→ Dataset excerpts
Content starts

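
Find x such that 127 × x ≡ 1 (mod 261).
37

gcd(127, 261) = 1, so the inverse exists.
Extended Euclidean algorithm on (261, 127):
261 = 2 × 127 + 7  ⟹  7 = (1)·261 + (-2)·127
127 = 18 × 7 + 1  ⟹  1 = (-18)·261 + (37)·127
So (37)·127 ≡ 1 (mod 261), i.e. 127^(-1) ≡ 37 (mod 261).
Check: 127 × 37 = 4699 ≡ 1 (mod 261)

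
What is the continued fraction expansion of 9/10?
[0; 1, 9]

Euclidean algorithm steps:
9 = 0 × 10 + 9
10 = 1 × 9 + 1
9 = 9 × 1 + 0
Continued fraction: [0; 1, 9]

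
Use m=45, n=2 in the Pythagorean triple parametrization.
(2021, 180, 2029)

Euclid's formula: a = m² - n², b = 2mn, c = m² + n²
m = 45, n = 2
a = 45² - 2² = 2025 - 4 = 2021
b = 2 × 45 × 2 = 180
c = 45² + 2² = 2025 + 4 = 2029
Verification: 2021² + 180² = 4084441 + 32400 = 4116841 = 2029² ✓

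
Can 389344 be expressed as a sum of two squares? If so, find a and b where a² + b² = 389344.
Not possible

Factorization: 389344 = 2^5 × 23^3
By Fermat: n is sum of two squares iff every prime p ≡ 3 (mod 4) appears to even power.
Prime(s) ≡ 3 (mod 4) with odd exponent: [(23, 3)]
Therefore 389344 cannot be expressed as a² + b².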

Content ends

→ Task requirements
Write out exactly the lines of the entries above that run from the line containing "Can 389344 be" through the last line, including both.

→ Answer space
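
Can 389344 be expressed as a sum of two squares? If so, find a and b where a² + b² = 389344.
Not possible

Factorization: 389344 = 2^5 × 23^3
By Fermat: n is sum of two squares iff every prime p ≡ 3 (mod 4) appears to even power.
Prime(s) ≡ 3 (mod 4) with odd exponent: [(23, 3)]
Therefore 389344 cannot be expressed as a² + b².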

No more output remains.